◆ Task details
Retype the whole listing that follows, line for line.

◆ Material supplied
··········
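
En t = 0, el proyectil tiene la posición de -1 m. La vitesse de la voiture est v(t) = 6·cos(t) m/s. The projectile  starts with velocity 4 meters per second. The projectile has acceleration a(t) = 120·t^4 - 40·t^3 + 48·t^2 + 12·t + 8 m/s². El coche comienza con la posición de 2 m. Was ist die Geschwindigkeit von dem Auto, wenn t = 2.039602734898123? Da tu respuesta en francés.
En utilisant v(t) = 6·cos(t) et en substituant t = 2.039602734898123, nous trouvons v = -2.71093076605634.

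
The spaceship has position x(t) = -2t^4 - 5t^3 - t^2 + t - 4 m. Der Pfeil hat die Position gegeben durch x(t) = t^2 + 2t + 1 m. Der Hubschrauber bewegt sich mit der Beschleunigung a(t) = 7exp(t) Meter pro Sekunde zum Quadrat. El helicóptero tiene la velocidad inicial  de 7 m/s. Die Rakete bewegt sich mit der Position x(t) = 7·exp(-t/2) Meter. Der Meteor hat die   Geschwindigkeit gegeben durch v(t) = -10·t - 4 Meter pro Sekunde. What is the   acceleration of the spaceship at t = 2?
We must differentiate our position equation x(t) = -2·t^4 - 5·t^3 - t^2 + t - 4 2 times. The derivative of position gives velocity: v(t) = -8·t^3 - 15·t^2 - 2·t + 1. Taking d/dt of v(t), we find a(t) = -24·t^2 - 30·t - 2. Using a(t) = -24·t^2 - 30·t - 2 and substituting t = 2, we find a = -158.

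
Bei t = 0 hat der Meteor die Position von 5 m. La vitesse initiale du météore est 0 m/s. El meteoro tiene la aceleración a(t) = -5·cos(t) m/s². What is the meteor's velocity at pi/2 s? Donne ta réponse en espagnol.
Para resolver esto, necesitamos tomar 1 antiderivada de nuestra ecuación de la aceleración a(t) = -5·cos(t). La integral de la aceleración, con v(0) = 0, da la velocidad: v(t) = -5·sin(t). De la ecuación de la velocidad v(t) = -5·sin(t), sustituimos t = pi/2 para obtener v = -5.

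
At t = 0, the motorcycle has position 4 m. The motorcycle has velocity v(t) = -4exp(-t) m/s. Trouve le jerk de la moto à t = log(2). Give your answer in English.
To solve this, we need to take 2 derivatives of our velocity equation v(t) = -4·exp(-t). Taking d/dt of v(t), we find a(t) = 4·exp(-t). The derivative of acceleration gives jerk: j(t) = -4·exp(-t). Using j(t) = -4·exp(-t) and substituting t = log(2), we find j = -2.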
··········
◆ Reply to the task
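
En t = 0, el proyectil tiene la posición de -1 m. La vitesse de la voiture est v(t) = 6·cos(t) m/s. The projectile  starts with velocity 4 meters per second. The projectile has acceleration a(t) = 120·t^4 - 40·t^3 + 48·t^2 + 12·t + 8 m/s². El coche comienza con la posición de 2 m. Was ist die Geschwindigkeit von dem Auto, wenn t = 2.039602734898123? Da tu respuesta en francés.
En utilisant v(t) = 6·cos(t) et en substituant t = 2.039602734898123, nous trouvons v = -2.71093076605634.

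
The spaceship has position x(t) = -2t^4 - 5t^3 - t^2 + t - 4 m. Der Pfeil hat die Position gegeben durch x(t) = t^2 + 2t + 1 m. Der Hubschrauber bewegt sich mit der Beschleunigung a(t) = 7exp(t) Meter pro Sekunde zum Quadrat. El helicóptero tiene la velocidad inicial  de 7 m/s. Die Rakete bewegt sich mit der Position x(t) = 7·exp(-t/2) Meter. Der Meteor hat die   Geschwindigkeit gegeben durch v(t) = -10·t - 4 Meter pro Sekunde. What is the   acceleration of the spaceship at t = 2?
We must differentiate our position equation x(t) = -2·t^4 - 5·t^3 - t^2 + t - 4 2 times. The derivative of position gives velocity: v(t) = -8·t^3 - 15·t^2 - 2·t + 1. Taking d/dt of v(t), we find a(t) = -24·t^2 - 30·t - 2. Using a(t) = -24·t^2 - 30·t - 2 and substituting t = 2, we find a = -158.

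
Bei t = 0 hat der Meteor die Position von 5 m. La vitesse initiale du météore est 0 m/s. El meteoro tiene la aceleración a(t) = -5·cos(t) m/s². What is the meteor's velocity at pi/2 s? Donne ta réponse en espagnol.
Para resolver esto, necesitamos tomar 1 antiderivada de nuestra ecuación de la aceleración a(t) = -5·cos(t). La integral de la aceleración, con v(0) = 0, da la velocidad: v(t) = -5·sin(t). De la ecuación de la velocidad v(t) = -5·sin(t), sustituimos t = pi/2 para obtener v = -5.

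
At t = 0, the motorcycle has position 4 m. The motorcycle has velocity v(t) = -4exp(-t) m/s. Trouve le jerk de la moto à t = log(2). Give your answer in English.
To solve this, we need to take 2 derivatives of our velocity equation v(t) = -4·exp(-t). Taking d/dt of v(t), we find a(t) = 4·exp(-t). The derivative of acceleration gives jerk: j(t) = -4·exp(-t). Using j(t) = -4·exp(-t) and substituting t = log(2), we find j = -2.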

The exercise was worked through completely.